== EXTRACTED ENTRIES

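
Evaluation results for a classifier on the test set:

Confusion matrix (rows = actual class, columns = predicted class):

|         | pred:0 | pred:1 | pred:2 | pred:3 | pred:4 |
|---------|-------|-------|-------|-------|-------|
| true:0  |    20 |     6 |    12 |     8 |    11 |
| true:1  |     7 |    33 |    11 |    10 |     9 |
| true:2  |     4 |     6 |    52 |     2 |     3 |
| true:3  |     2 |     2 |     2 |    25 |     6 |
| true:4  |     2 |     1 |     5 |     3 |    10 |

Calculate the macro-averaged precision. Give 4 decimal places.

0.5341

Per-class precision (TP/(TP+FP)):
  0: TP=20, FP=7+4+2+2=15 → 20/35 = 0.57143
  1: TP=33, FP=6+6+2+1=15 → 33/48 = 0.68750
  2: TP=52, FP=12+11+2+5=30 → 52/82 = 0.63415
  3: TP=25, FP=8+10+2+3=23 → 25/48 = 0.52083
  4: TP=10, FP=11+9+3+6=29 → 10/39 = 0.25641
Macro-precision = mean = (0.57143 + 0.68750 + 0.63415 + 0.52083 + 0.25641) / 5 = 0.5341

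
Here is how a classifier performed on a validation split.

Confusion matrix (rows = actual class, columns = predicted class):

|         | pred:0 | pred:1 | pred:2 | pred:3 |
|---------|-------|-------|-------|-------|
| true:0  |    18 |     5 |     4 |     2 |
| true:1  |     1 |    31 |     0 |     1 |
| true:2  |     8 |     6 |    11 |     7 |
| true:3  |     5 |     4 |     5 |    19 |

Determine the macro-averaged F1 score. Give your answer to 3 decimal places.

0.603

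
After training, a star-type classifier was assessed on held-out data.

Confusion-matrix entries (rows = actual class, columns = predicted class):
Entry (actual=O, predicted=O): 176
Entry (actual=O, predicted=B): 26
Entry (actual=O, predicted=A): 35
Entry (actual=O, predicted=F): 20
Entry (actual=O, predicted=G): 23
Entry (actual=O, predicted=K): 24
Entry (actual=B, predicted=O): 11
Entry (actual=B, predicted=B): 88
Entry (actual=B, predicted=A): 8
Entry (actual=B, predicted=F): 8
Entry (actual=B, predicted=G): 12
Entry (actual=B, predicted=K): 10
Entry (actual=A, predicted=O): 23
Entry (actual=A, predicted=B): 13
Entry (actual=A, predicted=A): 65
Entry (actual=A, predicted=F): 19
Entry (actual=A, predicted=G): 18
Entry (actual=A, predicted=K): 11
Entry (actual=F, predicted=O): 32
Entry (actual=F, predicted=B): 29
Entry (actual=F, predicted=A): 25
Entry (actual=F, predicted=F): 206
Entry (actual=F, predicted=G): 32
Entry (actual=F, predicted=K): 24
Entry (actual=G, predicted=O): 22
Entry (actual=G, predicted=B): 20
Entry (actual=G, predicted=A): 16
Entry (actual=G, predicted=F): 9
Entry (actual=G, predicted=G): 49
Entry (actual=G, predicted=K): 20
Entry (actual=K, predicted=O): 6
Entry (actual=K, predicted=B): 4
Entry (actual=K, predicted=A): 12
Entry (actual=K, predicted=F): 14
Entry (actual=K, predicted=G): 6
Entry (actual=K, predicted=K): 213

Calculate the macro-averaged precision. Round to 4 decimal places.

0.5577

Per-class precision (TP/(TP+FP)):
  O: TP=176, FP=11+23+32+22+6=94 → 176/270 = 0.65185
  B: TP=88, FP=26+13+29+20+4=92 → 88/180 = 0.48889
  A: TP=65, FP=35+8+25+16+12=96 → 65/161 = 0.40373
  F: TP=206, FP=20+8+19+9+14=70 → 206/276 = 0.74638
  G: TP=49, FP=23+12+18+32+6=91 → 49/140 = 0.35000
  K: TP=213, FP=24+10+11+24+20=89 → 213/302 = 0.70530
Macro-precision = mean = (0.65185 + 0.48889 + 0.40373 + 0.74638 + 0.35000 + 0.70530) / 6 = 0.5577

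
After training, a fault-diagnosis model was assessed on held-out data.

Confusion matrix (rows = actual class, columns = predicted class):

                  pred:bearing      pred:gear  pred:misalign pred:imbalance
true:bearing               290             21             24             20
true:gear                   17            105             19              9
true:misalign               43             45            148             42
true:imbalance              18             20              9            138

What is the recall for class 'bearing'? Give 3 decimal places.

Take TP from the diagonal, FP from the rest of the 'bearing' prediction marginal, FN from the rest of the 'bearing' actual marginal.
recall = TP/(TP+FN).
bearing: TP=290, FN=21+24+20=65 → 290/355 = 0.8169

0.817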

====

» INSTRUCTIONS FOR THE TASK:
Print the entries once more, character for character.

» COMPLETED EXERCISE:
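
Evaluation results for a classifier on the test set:

Confusion matrix (rows = actual class, columns = predicted class):

|         | pred:0 | pred:1 | pred:2 | pred:3 | pred:4 |
|---------|-------|-------|-------|-------|-------|
| true:0  |    20 |     6 |    12 |     8 |    11 |
| true:1  |     7 |    33 |    11 |    10 |     9 |
| true:2  |     4 |     6 |    52 |     2 |     3 |
| true:3  |     2 |     2 |     2 |    25 |     6 |
| true:4  |     2 |     1 |     5 |     3 |    10 |

Calculate the macro-averaged precision. Give 4 decimal places.

0.5341

Per-class precision (TP/(TP+FP)):
  0: TP=20, FP=7+4+2+2=15 → 20/35 = 0.57143
  1: TP=33, FP=6+6+2+1=15 → 33/48 = 0.68750
  2: TP=52, FP=12+11+2+5=30 → 52/82 = 0.63415
  3: TP=25, FP=8+10+2+3=23 → 25/48 = 0.52083
  4: TP=10, FP=11+9+3+6=29 → 10/39 = 0.25641
Macro-precision = mean = (0.57143 + 0.68750 + 0.63415 + 0.52083 + 0.25641) / 5 = 0.5341

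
Here is how a classifier performed on a validation split.

Confusion matrix (rows = actual class, columns = predicted class):

|         | pred:0 | pred:1 | pred:2 | pred:3 |
|---------|-------|-------|-------|-------|
| true:0  |    18 |     5 |     4 |     2 |
| true:1  |     1 |    31 |     0 |     1 |
| true:2  |     8 |     6 |    11 |     7 |
| true:3  |     5 |     4 |     5 |    19 |

Determine the macro-averaged F1 score. Give your answer to 3 decimal places.

0.603

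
After training, a star-type classifier was assessed on held-out data.

Confusion-matrix entries (rows = actual class, columns = predicted class):
Entry (actual=O, predicted=O): 176
Entry (actual=O, predicted=B): 26
Entry (actual=O, predicted=A): 35
Entry (actual=O, predicted=F): 20
Entry (actual=O, predicted=G): 23
Entry (actual=O, predicted=K): 24
Entry (actual=B, predicted=O): 11
Entry (actual=B, predicted=B): 88
Entry (actual=B, predicted=A): 8
Entry (actual=B, predicted=F): 8
Entry (actual=B, predicted=G): 12
Entry (actual=B, predicted=K): 10
Entry (actual=A, predicted=O): 23
Entry (actual=A, predicted=B): 13
Entry (actual=A, predicted=A): 65
Entry (actual=A, predicted=F): 19
Entry (actual=A, predicted=G): 18
Entry (actual=A, predicted=K): 11
Entry (actual=F, predicted=O): 32
Entry (actual=F, predicted=B): 29
Entry (actual=F, predicted=A): 25
Entry (actual=F, predicted=F): 206
Entry (actual=F, predicted=G): 32
Entry (actual=F, predicted=K): 24
Entry (actual=G, predicted=O): 22
Entry (actual=G, predicted=B): 20
Entry (actual=G, predicted=A): 16
Entry (actual=G, predicted=F): 9
Entry (actual=G, predicted=G): 49
Entry (actual=G, predicted=K): 20
Entry (actual=K, predicted=O): 6
Entry (actual=K, predicted=B): 4
Entry (actual=K, predicted=A): 12
Entry (actual=K, predicted=F): 14
Entry (actual=K, predicted=G): 6
Entry (actual=K, predicted=K): 213

Calculate the macro-averaged precision. Round to 4 decimal places.

0.5577

Per-class precision (TP/(TP+FP)):
  O: TP=176, FP=11+23+32+22+6=94 → 176/270 = 0.65185
  B: TP=88, FP=26+13+29+20+4=92 → 88/180 = 0.48889
  A: TP=65, FP=35+8+25+16+12=96 → 65/161 = 0.40373
  F: TP=206, FP=20+8+19+9+14=70 → 206/276 = 0.74638
  G: TP=49, FP=23+12+18+32+6=91 → 49/140 = 0.35000
  K: TP=213, FP=24+10+11+24+20=89 → 213/302 = 0.70530
Macro-precision = mean = (0.65185 + 0.48889 + 0.40373 + 0.74638 + 0.35000 + 0.70530) / 6 = 0.5577

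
After training, a fault-diagnosis model was assessed on held-out data.

Confusion matrix (rows = actual class, columns = predicted class):

                  pred:bearing      pred:gear  pred:misalign pred:imbalance
true:bearing               290             21             24             20
true:gear                   17            105             19              9
true:misalign               43             45            148             42
true:imbalance              18             20              9            138

What is the recall for class 'bearing'? Give 3 decimal places.

Take TP from the diagonal, FP from the rest of the 'bearing' prediction marginal, FN from the rest of the 'bearing' actual marginal.
recall = TP/(TP+FN).
bearing: TP=290, FN=21+24+20=65 → 290/355 = 0.8169

0.817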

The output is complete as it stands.